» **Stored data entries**
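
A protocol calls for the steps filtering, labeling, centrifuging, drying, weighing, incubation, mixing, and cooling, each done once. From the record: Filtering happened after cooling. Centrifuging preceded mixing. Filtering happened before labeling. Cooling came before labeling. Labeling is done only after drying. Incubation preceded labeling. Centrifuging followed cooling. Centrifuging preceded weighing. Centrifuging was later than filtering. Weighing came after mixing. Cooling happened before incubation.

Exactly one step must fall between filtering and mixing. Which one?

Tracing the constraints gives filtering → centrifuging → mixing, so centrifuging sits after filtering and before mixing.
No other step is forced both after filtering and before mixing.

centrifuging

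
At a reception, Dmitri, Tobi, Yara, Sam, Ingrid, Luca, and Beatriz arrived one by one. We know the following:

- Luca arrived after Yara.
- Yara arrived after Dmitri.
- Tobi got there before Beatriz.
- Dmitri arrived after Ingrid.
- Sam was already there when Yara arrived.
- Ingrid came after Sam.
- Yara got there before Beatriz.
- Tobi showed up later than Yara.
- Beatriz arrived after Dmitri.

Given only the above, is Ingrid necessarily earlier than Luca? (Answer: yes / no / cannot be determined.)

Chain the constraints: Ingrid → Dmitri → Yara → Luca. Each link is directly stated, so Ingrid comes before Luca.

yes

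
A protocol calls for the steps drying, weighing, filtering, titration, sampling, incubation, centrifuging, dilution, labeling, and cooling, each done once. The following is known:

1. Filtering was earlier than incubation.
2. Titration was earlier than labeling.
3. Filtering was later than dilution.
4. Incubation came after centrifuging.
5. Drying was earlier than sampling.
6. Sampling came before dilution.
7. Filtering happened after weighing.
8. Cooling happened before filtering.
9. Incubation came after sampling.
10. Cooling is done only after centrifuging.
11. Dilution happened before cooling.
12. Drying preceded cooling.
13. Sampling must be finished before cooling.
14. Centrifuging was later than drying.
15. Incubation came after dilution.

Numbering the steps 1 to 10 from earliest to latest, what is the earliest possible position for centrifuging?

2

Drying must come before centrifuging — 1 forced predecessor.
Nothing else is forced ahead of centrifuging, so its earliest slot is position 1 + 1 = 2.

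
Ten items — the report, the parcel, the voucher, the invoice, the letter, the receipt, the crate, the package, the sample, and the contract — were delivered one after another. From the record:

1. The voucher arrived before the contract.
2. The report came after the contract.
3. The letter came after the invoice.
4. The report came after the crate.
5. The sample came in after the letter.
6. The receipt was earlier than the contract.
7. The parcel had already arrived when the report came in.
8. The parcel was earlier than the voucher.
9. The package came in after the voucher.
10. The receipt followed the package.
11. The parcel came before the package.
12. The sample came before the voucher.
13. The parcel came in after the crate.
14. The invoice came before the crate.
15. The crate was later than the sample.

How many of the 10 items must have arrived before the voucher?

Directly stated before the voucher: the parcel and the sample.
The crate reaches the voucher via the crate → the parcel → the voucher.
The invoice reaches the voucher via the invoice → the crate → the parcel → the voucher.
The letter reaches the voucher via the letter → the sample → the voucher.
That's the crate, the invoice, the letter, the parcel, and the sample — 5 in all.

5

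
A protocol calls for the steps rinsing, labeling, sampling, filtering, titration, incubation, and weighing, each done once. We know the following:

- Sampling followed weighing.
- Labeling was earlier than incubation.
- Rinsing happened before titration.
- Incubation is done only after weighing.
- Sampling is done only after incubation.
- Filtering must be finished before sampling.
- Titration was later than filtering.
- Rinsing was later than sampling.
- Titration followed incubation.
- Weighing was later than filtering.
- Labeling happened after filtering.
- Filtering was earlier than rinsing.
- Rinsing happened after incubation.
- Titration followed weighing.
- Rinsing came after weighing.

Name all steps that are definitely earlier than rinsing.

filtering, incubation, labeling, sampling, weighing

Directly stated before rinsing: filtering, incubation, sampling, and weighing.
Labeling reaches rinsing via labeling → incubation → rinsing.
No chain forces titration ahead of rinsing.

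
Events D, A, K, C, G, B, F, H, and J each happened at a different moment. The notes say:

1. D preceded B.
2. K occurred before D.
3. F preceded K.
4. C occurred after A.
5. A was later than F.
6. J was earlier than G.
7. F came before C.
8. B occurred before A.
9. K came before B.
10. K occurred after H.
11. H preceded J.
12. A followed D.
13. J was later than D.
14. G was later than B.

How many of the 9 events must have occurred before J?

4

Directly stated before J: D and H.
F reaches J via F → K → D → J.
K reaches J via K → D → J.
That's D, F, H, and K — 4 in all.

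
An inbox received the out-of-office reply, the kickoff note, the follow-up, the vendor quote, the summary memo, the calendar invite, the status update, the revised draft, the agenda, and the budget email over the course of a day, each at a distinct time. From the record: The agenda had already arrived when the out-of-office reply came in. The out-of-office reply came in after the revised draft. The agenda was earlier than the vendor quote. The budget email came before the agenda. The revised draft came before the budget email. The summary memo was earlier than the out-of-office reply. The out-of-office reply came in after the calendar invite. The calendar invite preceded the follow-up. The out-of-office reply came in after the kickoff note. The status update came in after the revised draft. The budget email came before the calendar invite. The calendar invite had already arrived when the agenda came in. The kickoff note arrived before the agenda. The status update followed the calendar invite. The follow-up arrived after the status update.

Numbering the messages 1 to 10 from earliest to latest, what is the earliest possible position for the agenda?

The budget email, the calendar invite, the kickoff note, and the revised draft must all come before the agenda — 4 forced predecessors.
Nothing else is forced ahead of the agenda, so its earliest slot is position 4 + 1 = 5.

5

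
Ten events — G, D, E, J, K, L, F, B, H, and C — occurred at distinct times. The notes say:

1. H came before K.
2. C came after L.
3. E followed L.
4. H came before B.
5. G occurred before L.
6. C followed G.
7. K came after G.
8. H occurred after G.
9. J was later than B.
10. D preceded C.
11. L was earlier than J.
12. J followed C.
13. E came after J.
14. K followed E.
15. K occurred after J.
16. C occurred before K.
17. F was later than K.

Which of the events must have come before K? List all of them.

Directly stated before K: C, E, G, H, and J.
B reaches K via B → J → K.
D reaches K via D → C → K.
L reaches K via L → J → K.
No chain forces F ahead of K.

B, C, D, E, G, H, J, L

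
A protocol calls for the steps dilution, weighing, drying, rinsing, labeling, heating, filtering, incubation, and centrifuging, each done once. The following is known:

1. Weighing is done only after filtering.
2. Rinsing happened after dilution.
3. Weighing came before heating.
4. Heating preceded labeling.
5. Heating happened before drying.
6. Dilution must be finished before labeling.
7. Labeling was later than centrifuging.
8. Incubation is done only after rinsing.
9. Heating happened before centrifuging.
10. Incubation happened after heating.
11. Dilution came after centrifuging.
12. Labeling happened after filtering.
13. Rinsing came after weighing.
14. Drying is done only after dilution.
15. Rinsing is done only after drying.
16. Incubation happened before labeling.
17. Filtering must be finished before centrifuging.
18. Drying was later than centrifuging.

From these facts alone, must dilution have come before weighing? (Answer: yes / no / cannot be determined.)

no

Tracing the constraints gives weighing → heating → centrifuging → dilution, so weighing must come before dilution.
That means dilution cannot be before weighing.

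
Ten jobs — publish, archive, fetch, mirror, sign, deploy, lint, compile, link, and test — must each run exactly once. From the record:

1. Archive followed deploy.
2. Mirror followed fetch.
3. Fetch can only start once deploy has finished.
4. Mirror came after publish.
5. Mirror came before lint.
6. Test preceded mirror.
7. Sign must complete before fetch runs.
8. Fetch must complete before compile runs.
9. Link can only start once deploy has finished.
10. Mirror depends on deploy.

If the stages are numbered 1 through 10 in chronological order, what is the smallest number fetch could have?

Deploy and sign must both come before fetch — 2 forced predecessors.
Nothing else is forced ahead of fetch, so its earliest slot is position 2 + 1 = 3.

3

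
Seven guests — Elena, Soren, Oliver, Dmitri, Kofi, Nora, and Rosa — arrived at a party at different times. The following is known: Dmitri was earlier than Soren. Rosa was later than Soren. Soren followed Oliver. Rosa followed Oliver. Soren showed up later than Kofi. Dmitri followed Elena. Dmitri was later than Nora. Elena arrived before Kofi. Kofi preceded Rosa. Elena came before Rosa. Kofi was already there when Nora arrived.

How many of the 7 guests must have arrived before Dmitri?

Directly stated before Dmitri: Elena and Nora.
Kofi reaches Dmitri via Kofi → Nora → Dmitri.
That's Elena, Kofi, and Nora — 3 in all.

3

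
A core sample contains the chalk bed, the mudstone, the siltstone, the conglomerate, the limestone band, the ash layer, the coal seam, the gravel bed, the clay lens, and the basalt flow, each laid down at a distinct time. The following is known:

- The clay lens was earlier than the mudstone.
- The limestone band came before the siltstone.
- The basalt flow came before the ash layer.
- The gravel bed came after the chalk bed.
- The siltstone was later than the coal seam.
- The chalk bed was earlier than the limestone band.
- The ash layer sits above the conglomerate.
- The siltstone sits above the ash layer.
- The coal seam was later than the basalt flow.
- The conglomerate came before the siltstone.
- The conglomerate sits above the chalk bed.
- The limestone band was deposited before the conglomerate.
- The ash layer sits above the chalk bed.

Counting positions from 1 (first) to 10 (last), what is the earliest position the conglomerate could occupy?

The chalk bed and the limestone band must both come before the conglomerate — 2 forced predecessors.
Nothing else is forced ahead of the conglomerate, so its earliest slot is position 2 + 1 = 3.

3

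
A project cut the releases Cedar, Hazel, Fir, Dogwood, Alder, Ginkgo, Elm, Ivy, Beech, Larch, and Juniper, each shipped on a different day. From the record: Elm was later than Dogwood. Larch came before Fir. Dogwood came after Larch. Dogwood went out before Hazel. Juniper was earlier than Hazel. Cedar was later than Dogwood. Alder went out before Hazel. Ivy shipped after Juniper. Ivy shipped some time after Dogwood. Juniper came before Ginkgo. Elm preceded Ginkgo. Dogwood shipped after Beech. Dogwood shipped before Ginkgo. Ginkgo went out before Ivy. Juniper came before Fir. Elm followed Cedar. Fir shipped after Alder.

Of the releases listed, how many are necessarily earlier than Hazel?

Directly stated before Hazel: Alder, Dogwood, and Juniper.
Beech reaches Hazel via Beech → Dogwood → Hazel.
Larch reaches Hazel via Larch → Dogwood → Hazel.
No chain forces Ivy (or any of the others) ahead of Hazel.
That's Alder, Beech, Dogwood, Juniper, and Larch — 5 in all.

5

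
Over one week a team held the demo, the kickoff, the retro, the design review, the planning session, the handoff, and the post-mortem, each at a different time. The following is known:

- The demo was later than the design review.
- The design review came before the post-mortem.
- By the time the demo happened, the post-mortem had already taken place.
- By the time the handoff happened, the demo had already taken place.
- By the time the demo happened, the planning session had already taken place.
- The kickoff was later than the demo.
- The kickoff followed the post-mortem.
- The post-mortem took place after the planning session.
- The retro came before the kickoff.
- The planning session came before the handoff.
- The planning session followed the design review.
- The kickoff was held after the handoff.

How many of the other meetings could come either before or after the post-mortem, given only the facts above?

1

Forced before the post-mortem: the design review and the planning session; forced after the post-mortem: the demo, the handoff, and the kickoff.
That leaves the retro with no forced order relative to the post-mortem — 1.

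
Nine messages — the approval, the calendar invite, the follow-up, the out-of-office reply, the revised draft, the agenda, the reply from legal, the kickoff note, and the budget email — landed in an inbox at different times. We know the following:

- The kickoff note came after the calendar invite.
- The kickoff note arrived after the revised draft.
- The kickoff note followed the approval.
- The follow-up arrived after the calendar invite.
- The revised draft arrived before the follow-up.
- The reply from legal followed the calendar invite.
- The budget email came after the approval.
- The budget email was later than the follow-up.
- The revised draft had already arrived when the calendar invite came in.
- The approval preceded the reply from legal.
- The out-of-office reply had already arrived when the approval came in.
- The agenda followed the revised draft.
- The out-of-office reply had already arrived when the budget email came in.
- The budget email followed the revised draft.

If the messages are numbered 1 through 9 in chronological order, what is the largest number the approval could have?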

» **Exercise instructions**
Please work out how many lines above carry "finished", writing only the result.

» **Task response**
6